-- Exercise inputs follows --

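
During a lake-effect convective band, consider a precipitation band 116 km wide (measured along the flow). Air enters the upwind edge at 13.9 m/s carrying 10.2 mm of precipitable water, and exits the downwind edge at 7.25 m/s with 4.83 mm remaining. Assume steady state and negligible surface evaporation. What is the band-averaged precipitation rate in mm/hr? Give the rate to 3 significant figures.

Column moisture flux per unit crosswind length is F = V × PW.
Inflow: F_in = 13.9 × 10.2 = 141.78 mm·m/s
Outflow: F_out = 7.25 × 4.83 = 35.0175 mm·m/s
Steady-state rate R = (F_in − F_out)/L = (141.78 − 35.0175) / 116000 m = 9.204e-04 mm/s.
R = 9.204e-04 × 3600 = 3.31 mm/hr.

R ≈ 3.31 mm/hr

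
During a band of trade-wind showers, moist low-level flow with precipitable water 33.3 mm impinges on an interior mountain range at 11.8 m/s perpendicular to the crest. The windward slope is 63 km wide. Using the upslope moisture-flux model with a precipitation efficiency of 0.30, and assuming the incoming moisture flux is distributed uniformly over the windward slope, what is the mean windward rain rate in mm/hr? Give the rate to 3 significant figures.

R ≈ 6.74 mm/hr

Incoming column moisture flux per unit ridge length: F = V × PW = 11.8 × 33.3 = 392.94 mm·m/s.
Spread over the 63 km slope with efficiency ε = 0.30: R = ε·F/W = 0.30 × 392.94 / 63000 m = 1.871e-03 mm/s.
R = 1.871e-03 × 3600 = 6.74 mm/hr.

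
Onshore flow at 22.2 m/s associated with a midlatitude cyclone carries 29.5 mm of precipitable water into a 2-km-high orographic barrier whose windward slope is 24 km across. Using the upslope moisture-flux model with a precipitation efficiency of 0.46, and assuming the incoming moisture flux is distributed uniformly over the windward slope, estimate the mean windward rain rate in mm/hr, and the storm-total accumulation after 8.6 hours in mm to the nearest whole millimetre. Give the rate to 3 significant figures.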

-- Exercise inputs concluded --

- [Work to be completed] The entries above must be copied verbatim. Leave none out.

- [Output of the exercise]
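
During a lake-effect convective band, consider a precipitation band 116 km wide (measured along the flow). Air enters the upwind edge at 13.9 m/s carrying 10.2 mm of precipitable water, and exits the downwind edge at 7.25 m/s with 4.83 mm remaining. Assume steady state and negligible surface evaporation. What is the band-averaged precipitation rate in mm/hr? Give the rate to 3 significant figures.

Column moisture flux per unit crosswind length is F = V × PW.
Inflow: F_in = 13.9 × 10.2 = 141.78 mm·m/s
Outflow: F_out = 7.25 × 4.83 = 35.0175 mm·m/s
Steady-state rate R = (F_in − F_out)/L = (141.78 − 35.0175) / 116000 m = 9.204e-04 mm/s.
R = 9.204e-04 × 3600 = 3.31 mm/hr.

R ≈ 3.31 mm/hr

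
During a band of trade-wind showers, moist low-level flow with precipitable water 33.3 mm impinges on an interior mountain range at 11.8 m/s perpendicular to the crest. The windward slope is 63 km wide. Using the upslope moisture-flux model with a precipitation efficiency of 0.30, and assuming the incoming moisture flux is distributed uniformly over the windward slope, what is the mean windward rain rate in mm/hr? Give the rate to 3 significant figures.

R ≈ 6.74 mm/hr

Incoming column moisture flux per unit ridge length: F = V × PW = 11.8 × 33.3 = 392.94 mm·m/s.
Spread over the 63 km slope with efficiency ε = 0.30: R = ε·F/W = 0.30 × 392.94 / 63000 m = 1.871e-03 mm/s.
R = 1.871e-03 × 3600 = 6.74 mm/hr.

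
Onshore flow at 22.2 m/s associated with a midlatitude cyclone carries 29.5 mm of precipitable water into a 2-km-high orographic barrier whose windward slope is 24 km across. Using the upslope moisture-flux model with a precipitation efficiency of 0.46, and assuming the incoming moisture flux is distributed uniformly over the windward slope, estimate the mean windward rain rate in mm/hr, and the storm-total accumulation after 8.6 hours in mm to the nearest whole millimetre. Give the rate to 3 significant figures.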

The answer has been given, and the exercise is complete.